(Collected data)
▬▬▬▬▬▬
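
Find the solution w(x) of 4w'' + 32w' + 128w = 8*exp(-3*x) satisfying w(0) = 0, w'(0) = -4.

w = 2*exp(-3*x)/17 - 35*exp(-4*x)*sin(4*x)/34 - 2*cos(4*x)*exp(-4*x)/17

Divide through by 4: w'' + 8w' + 32w = 2*exp(-3*x).
Characteristic equation r² + 8r + 32 = 0 has discriminant (8)² - 4·(32) = -64 < 0, so r = -4 ± 4i.
Hence w_h = C1*cos(4*x)*exp(-4*x) + C2*exp(-4*x)*sin(4*x).
Try w_p = A*exp(-3*x). Substituting into the equation and dividing by exp(-3*x) gives A = 2/17, so w_p = 2*exp(-3*x)/17.
General solution: w = 2*exp(-3*x)/17 + C1*cos(4*x)*exp(-4*x) + C2*exp(-4*x)*sin(4*x).
Apply the initial conditions: w(0) = 2/17 + C1 = 0 and w'(0) = -6/17 - 4*C1 + 4*C2 = -4. Solving gives C1 = -2/17, C2 = -35/34.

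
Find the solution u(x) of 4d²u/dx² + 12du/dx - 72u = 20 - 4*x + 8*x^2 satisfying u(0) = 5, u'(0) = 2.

Divide through by 4: u'' + 3u' - 18u = 5 - x + 2*x^2.
Characteristic equation r² + 3r - 18 = 0 factors as (r + 6)(r - 3) = 0, so r = -6, 3.
Hence u_h = C1*exp(-6*x) + C2*exp(3*x).
For the particular solution try u_p = A0 + A1*x + A2*x^2. Substituting and matching coefficients of each power of x gives A0 = -31/108, A1 = 1/54, A2 = -1/9, so u_p = -31/108 - x^2/9 + x/54.
General solution: u = -31/108 - x^2/9 + x/54 + C1*exp(-6*x) + C2*exp(3*x).
Apply the initial conditions: u(0) = -31/108 + C1 + C2 = 5 and u'(0) = 1/54 - 6*C1 + 3*C2 = 2. Solving gives C1 = 1499/972, C2 = 910/243.

u = -31/108 - x**2/9 + x/54 + 910*exp(3*x)/243 + 1499*exp(-6*x)/972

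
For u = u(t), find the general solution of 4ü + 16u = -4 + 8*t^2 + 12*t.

Divide through by 4: u'' + 4u = -1 + 2*t^2 + 3*t.
Characteristic equation r² + 4 = 0 has discriminant (0)² - 4·(4) = -16 < 0, so r = ± 2i.
Hence u_h = C1*cos(2*t) + C2*sin(2*t).
For the particular solution try u_p = A0 + A1*t + A2*t^2. Substituting and matching coefficients of each power of t gives A0 = -1/2, A1 = 3/4, A2 = 1/2, so u_p = -1/2 + t^2/2 + 3*t/4.

u = -1/2 + t**2/2 + 3*t/4 + C1*cos(2*t) + C2*sin(2*t)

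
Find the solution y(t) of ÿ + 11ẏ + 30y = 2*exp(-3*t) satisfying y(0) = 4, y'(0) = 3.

y = 26*exp(-5*t) - 67*exp(-6*t)/3 + exp(-3*t)/3

Characteristic equation r² + 11r + 30 = 0 factors as (r + 6)(r + 5) = 0, so r = -6, -5.
Hence y_h = C1*exp(-6*t) + C2*exp(-5*t).
Try y_p = A*exp(-3*t). Substituting into the equation and dividing by exp(-3*t) gives A = 1/3, so y_p = exp(-3*t)/3.
General solution: y = exp(-3*t)/3 + C1*exp(-6*t) + C2*exp(-5*t).
Apply the initial conditions: y(0) = 1/3 + C1 + C2 = 4 and y'(0) = -1 - 6*C1 - 5*C2 = 3. Solving gives C1 = -67/3, C2 = 26.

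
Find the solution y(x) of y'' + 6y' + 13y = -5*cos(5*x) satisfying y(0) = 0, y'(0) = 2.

Characteristic equation r² + 6r + 13 = 0 has discriminant (6)² - 4·(13) = -16 < 0, so r = -3 ± 2i.
Hence y_h = C1*cos(2*x)*exp(-3*x) + C2*exp(-3*x)*sin(2*x).
Try y_p = A*cos(5*x) + B*sin(5*x). Substituting and equating the coefficients of cos(5x) and sin(5x) gives A = 5/87, B = -25/174, so y_p = -25*sin(5*x)/174 + 5*cos(5*x)/87.
General solution: y = -25*sin(5*x)/174 + 5*cos(5*x)/87 + C1*cos(2*x)*exp(-3*x) + C2*exp(-3*x)*sin(2*x).
Apply the initial conditions: y(0) = 5/87 + C1 = 0 and y'(0) = -125/174 - 3*C1 + 2*C2 = 2. Solving gives C1 = -5/87, C2 = 443/348.

y = -25*sin(5*x)/174 + 5*cos(5*x)/87 - 5*cos(2*x)*exp(-3*x)/87 + 443*exp(-3*x)*sin(2*x)/348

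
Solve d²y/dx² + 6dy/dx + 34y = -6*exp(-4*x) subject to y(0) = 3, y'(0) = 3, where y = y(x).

Characteristic equation r² + 6r + 34 = 0 has discriminant (6)² - 4·(34) = -100 < 0, so r = -3 ± 5i.
Hence y_h = C1*cos(5*x)*exp(-3*x) + C2*exp(-3*x)*sin(5*x).
Try y_p = A*exp(-4*x). Substituting into the equation and dividing by exp(-4*x) gives A = -3/13, so y_p = -3*exp(-4*x)/13.
General solution: y = -3*exp(-4*x)/13 + C1*cos(5*x)*exp(-3*x) + C2*exp(-3*x)*sin(5*x).
Apply the initial conditions: y(0) = -3/13 + C1 = 3 and y'(0) = 12/13 - 3*C1 + 5*C2 = 3. Solving gives C1 = 42/13, C2 = 153/65.

y = -3*exp(-4*x)/13 + 42*cos(5*x)*exp(-3*x)/13 + 153*exp(-3*x)*sin(5*x)/65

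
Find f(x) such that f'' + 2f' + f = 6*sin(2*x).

f = -24*cos(2*x)/25 - 18*sin(2*x)/25 + C1*exp(-x) + C2*x*exp(-x)

Characteristic equation r² + 2r + 1 = 0 has discriminant (2)² - 4·(1) = 0, so r = -1 is a repeated root.
Hence f_h = (C1 + C2*x)*exp(-x).
Try f_p = A*cos(2*x) + B*sin(2*x). Substituting and equating the coefficients of cos(2x) and sin(2x) gives A = -24/25, B = -18/25, so f_p = -24*cos(2*x)/25 - 18*sin(2*x)/25.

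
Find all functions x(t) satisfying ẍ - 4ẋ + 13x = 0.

Characteristic equation r² - 4r + 13 = 0 has discriminant (-4)² - 4·(13) = -36 < 0, so r = 2 ± 3i.
Hence x_h = C1*cos(3*t)*exp(2*t) + C2*exp(2*t)*sin(3*t).

x = C1*cos(3*t)*exp(2*t) + C2*exp(2*t)*sin(3*t)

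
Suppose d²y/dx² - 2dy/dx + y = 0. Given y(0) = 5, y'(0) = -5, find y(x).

Characteristic equation r² - 2r + 1 = 0 has discriminant (-2)² - 4·(1) = 0, so r = 1 is a repeated root.
Hence y_h = (C1 + C2*x)*exp(x).
Apply the initial conditions: y(0) = C1 = 5 and y'(0) = C1 + C2 = -5. Solving gives C1 = 5, C2 = -10.

y = 5*exp(x) - 10*x*exp(x)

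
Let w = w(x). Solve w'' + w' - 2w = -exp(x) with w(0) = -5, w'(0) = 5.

Characteristic equation r² + r - 2 = 0 factors as (r + 2)(r - 1) = 0, so r = -2, 1.
Hence w_h = C1*exp(-2*x) + C2*exp(x).
Since exp(x) solves the homogeneous equation (r = 1 is a root of multiplicity 1), multiply the trial by x. Try w_p = A*x*exp(x). Substituting into the equation and dividing by exp(x) gives A = -1/3, so w_p = -x*exp(x)/3.
General solution: w = C1*exp(-2*x) + C2*exp(x) - x*exp(x)/3.
Apply the initial conditions: w(0) = C1 + C2 = -5 and w'(0) = -1/3 + C2 - 2*C1 = 5. Solving gives C1 = -31/9, C2 = -14/9.

w = -31*exp(-2*x)/9 - 14*exp(x)/9 - x*exp(x)/3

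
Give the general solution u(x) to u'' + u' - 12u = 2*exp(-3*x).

Characteristic equation r² + r - 12 = 0 factors as (r + 4)(r - 3) = 0, so r = -4, 3.
Hence u_h = C1*exp(-4*x) + C2*exp(3*x).
Try u_p = A*exp(-3*x). Substituting into the equation and dividing by exp(-3*x) gives A = -1/3, so u_p = -exp(-3*x)/3.

u = -exp(-3*x)/3 + C1*exp(-4*x) + C2*exp(3*x)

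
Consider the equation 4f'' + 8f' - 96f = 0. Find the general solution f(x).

Divide through by 4: f'' + 2f' - 24f = 0.
Characteristic equation r² + 2r - 24 = 0 factors as (r + 6)(r - 4) = 0, so r = -6, 4.
Hence f_h = C1*exp(-6*x) + C2*exp(4*x).

f = C1*exp(-6*x) + C2*exp(4*x)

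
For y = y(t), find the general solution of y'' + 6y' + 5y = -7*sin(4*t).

Characteristic equation r² + 6r + 5 = 0 factors as (r + 5)(r + 1) = 0, so r = -5, -1.
Hence y_h = C1*exp(-5*t) + C2*exp(-t).
Try y_p = A*cos(4*t) + B*sin(4*t). Substituting and equating the coefficients of cos(4t) and sin(4t) gives A = 168/697, B = 77/697, so y_p = 77*sin(4*t)/697 + 168*cos(4*t)/697.

y = 77*sin(4*t)/697 + 168*cos(4*t)/697 + C1*exp(-5*t) + C2*exp(-t)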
▬▬▬▬▬▬
▸ TASK DETAILS: Only the lines from the one with "Consider the equation" through the final line above should be repeated, each exactly as written.

▸ WRITTEN SOLUTION:
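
Consider the equation 4f'' + 8f' - 96f = 0. Find the general solution f(x).

Divide through by 4: f'' + 2f' - 24f = 0.
Characteristic equation r² + 2r - 24 = 0 factors as (r + 6)(r - 4) = 0, so r = -6, 4.
Hence f_h = C1*exp(-6*x) + C2*exp(4*x).

f = C1*exp(-6*x) + C2*exp(4*x)

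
For y = y(t), find the general solution of y'' + 6y' + 5y = -7*sin(4*t).

Characteristic equation r² + 6r + 5 = 0 factors as (r + 5)(r + 1) = 0, so r = -5, -1.
Hence y_h = C1*exp(-5*t) + C2*exp(-t).
Try y_p = A*cos(4*t) + B*sin(4*t). Substituting and equating the coefficients of cos(4t) and sin(4t) gives A = 168/697, B = 77/697, so y_p = 77*sin(4*t)/697 + 168*cos(4*t)/697.

y = 77*sin(4*t)/697 + 168*cos(4*t)/697 + C1*exp(-5*t) + C2*exp(-t)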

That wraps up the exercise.